*WHAT TO WORK ON*. Transcribe the records below exactly.

*Extracted records*.

----

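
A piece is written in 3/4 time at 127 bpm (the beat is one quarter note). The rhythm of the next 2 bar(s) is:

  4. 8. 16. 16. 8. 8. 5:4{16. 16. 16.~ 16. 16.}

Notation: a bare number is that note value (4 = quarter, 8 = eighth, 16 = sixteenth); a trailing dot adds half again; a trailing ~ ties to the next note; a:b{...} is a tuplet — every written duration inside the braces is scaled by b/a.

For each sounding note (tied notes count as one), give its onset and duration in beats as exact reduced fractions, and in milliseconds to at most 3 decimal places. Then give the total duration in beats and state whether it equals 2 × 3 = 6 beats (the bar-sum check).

1) 0.0ms=0b +708.661ms=3/2b
2) 708.661ms=3/2b +354.331ms=3/4b
3) 1062.992ms=9/4b +177.165ms=3/8b
4) 1240.157ms=21/8b +177.165ms=3/8b
5) 1417.323ms=3b +354.331ms=3/4b
6) 1771.654ms=15/4b +354.331ms=3/4b
7) 2125.984ms=9/2b +141.732ms=3/10b
8) 2267.717ms=24/5b +141.732ms=3/10b
9) 2409.449ms=51/10b +283.465ms=3/5b
10) 2692.913ms=57/10b +141.732ms=3/10b
Σ=6b of 6 (127bpm 3/4) — PASS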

----

*EXERCISE SOLUTION*.
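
A piece is written in 3/4 time at 127 bpm (the beat is one quarter note). The rhythm of the next 2 bar(s) is:

  4. 8. 16. 16. 8. 8. 5:4{16. 16. 16.~ 16. 16.}

Notation: a bare number is that note value (4 = quarter, 8 = eighth, 16 = sixteenth); a trailing dot adds half again; a trailing ~ ties to the next note; a:b{...} is a tuplet — every written duration inside the braces is scaled by b/a.

For each sounding note (tied notes count as one), give its onset and duration in beats as exact reduced fractions, and in milliseconds to at most 3 decimal places. Then give the total duration in beats and state whether it equals 2 × 3 = 6 beats (the bar-sum check).

1) 0.0ms=0b +708.661ms=3/2b
2) 708.661ms=3/2b +354.331ms=3/4b
3) 1062.992ms=9/4b +177.165ms=3/8b
4) 1240.157ms=21/8b +177.165ms=3/8b
5) 1417.323ms=3b +354.331ms=3/4b
6) 1771.654ms=15/4b +354.331ms=3/4b
7) 2125.984ms=9/2b +141.732ms=3/10b
8) 2267.717ms=24/5b +141.732ms=3/10b
9) 2409.449ms=51/10b +283.465ms=3/5b
10) 2692.913ms=57/10b +141.732ms=3/10b
Σ=6b of 6 (127bpm 3/4) — PASS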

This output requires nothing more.